▶ _Materials provided_:

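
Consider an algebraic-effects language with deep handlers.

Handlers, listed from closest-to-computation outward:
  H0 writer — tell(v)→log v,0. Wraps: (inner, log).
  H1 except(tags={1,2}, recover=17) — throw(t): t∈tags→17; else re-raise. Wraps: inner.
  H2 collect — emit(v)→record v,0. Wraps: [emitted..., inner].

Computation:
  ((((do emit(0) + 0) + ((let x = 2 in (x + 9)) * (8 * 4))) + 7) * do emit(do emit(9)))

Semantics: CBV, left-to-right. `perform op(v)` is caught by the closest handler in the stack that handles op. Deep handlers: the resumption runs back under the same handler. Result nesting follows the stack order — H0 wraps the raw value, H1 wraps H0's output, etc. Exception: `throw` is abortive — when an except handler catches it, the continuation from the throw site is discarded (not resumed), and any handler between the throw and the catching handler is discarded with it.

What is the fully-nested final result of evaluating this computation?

Answer: [0, 9, 0, (0, ())]

Step-by-step:
emit(0) @ H2 ⇒ out+=0
emit(9) @ H2 ⇒ out+=9
emit(0) @ H2 ⇒ out+=0
H0 returns (0, ())
H1 returns (0, ())
H2 returns [0, 9, 0, (0, ())]
= [0, 9, 0, (0, ())]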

▶ _Task to complete_: Your answer must be an exact copy of all the entries.

▶ _Expected output_:
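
Consider an algebraic-effects language with deep handlers.

Handlers, listed from closest-to-computation outward:
  H0 writer — tell(v)→log v,0. Wraps: (inner, log).
  H1 except(tags={1,2}, recover=17) — throw(t): t∈tags→17; else re-raise. Wraps: inner.
  H2 collect — emit(v)→record v,0. Wraps: [emitted..., inner].

Computation:
  ((((do emit(0) + 0) + ((let x = 2 in (x + 9)) * (8 * 4))) + 7) * do emit(do emit(9)))

Semantics: CBV, left-to-right. `perform op(v)` is caught by the closest handler in the stack that handles op. Deep handlers: the resumption runs back under the same handler. Result nesting follows the stack order — H0 wraps the raw value, H1 wraps H0's output, etc. Exception: `throw` is abortive — when an except handler catches it, the continuation from the throw site is discarded (not resumed), and any handler between the throw and the catching handler is discarded with it.

What is the fully-nested final result of evaluating this computation?

Answer: [0, 9, 0, (0, ())]

Step-by-step:
emit(0) @ H2 ⇒ out+=0
emit(9) @ H2 ⇒ out+=9
emit(0) @ H2 ⇒ out+=0
H0 returns (0, ())
H1 returns (0, ())
H2 returns [0, 9, 0, (0, ())]
= [0, 9, 0, (0, ())]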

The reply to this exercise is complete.